*GIVEN DATA*.
________________________________________

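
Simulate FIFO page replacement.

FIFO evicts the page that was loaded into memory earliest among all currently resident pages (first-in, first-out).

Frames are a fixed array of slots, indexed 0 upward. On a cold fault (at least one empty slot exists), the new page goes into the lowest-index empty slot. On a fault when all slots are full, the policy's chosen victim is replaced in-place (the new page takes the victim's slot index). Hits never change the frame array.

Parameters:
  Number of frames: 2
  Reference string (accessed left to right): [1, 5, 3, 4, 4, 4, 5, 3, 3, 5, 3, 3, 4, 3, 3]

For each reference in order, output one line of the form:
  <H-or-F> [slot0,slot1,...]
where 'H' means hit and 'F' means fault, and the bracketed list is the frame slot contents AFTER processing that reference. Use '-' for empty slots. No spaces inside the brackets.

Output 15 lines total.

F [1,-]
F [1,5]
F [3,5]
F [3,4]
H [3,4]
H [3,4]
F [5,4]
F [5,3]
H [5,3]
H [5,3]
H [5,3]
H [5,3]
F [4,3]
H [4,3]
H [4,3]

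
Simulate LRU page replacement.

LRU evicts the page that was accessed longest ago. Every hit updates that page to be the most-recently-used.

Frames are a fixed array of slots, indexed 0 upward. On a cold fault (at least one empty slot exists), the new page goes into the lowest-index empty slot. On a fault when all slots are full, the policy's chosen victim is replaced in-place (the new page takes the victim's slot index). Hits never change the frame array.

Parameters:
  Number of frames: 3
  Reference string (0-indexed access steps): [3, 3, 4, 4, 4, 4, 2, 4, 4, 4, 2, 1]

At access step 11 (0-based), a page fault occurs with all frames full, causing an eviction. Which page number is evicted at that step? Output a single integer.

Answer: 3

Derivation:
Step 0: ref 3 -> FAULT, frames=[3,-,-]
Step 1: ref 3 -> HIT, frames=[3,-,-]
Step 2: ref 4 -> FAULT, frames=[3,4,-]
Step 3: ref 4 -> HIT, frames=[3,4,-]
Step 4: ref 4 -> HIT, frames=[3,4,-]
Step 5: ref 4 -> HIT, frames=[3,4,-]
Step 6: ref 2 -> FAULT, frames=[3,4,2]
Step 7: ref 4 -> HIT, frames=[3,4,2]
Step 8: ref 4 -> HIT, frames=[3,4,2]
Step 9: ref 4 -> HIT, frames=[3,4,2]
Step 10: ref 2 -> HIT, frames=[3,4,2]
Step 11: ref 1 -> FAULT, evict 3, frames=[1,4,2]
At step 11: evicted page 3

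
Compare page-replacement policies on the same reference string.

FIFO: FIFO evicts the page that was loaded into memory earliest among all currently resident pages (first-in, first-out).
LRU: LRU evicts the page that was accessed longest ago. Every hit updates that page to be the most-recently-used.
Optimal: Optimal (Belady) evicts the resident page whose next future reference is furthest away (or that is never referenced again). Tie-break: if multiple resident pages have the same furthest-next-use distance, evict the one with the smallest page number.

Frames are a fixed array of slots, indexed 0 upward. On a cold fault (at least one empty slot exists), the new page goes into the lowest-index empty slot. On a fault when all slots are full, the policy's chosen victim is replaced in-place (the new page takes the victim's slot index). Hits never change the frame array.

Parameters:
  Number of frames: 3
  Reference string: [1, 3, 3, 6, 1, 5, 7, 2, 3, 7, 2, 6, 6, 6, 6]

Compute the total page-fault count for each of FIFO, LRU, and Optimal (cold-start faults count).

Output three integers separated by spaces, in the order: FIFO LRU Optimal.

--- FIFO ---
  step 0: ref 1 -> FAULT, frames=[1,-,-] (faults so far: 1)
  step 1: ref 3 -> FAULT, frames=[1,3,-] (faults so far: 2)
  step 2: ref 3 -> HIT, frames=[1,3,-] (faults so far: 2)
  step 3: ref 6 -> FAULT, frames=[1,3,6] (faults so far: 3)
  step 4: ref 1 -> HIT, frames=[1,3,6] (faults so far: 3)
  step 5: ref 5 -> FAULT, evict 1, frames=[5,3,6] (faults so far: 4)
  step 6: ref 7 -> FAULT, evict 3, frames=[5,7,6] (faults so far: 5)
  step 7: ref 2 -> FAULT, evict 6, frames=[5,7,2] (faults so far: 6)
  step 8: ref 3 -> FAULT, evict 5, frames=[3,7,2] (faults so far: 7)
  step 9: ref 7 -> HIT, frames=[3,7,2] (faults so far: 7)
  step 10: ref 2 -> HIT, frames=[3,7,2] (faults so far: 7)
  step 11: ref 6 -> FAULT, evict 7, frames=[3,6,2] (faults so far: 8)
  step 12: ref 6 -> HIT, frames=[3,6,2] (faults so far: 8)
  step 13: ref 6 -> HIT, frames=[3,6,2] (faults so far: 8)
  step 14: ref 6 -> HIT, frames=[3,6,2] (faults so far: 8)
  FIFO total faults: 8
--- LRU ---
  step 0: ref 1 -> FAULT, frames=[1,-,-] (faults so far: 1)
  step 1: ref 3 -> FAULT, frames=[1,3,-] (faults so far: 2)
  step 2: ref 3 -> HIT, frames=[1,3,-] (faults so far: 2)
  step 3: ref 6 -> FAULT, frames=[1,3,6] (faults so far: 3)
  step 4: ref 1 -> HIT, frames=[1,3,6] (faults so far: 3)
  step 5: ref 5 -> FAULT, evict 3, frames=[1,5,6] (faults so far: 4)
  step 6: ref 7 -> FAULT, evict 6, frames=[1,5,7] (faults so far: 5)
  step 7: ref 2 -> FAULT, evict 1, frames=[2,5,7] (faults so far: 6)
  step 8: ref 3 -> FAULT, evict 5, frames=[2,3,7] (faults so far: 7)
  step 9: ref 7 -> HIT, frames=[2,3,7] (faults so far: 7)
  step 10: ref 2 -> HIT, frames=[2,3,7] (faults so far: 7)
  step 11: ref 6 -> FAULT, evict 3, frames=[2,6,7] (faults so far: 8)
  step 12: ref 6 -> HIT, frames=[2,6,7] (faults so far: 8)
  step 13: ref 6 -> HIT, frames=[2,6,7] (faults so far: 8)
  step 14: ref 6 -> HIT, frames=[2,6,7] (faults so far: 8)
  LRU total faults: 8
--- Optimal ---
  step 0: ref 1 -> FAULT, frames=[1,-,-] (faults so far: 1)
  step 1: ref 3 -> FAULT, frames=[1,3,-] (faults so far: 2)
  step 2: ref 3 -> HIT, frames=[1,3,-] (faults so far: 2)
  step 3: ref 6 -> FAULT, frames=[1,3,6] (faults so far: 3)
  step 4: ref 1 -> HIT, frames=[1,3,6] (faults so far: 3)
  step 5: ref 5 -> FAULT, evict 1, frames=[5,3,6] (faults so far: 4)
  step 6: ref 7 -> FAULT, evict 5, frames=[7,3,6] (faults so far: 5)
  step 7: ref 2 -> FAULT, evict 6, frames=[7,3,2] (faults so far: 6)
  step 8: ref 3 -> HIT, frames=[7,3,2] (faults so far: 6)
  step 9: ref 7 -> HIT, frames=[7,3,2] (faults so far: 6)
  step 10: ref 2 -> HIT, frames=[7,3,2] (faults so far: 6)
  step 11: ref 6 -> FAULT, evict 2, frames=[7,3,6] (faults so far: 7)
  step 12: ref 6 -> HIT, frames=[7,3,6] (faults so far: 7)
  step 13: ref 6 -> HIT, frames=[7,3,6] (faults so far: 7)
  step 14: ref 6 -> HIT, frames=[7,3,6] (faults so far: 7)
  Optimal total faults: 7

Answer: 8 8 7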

________________________________________

*WHAT NEEDS TO BE DONE*.
Filter the lines above, keeping each one that contains the string "replacement".

*WRITTEN RESPONSE*.
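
Simulate FIFO page replacement.
Simulate LRU page replacement.
Compare page-replacement policies on the same reference string.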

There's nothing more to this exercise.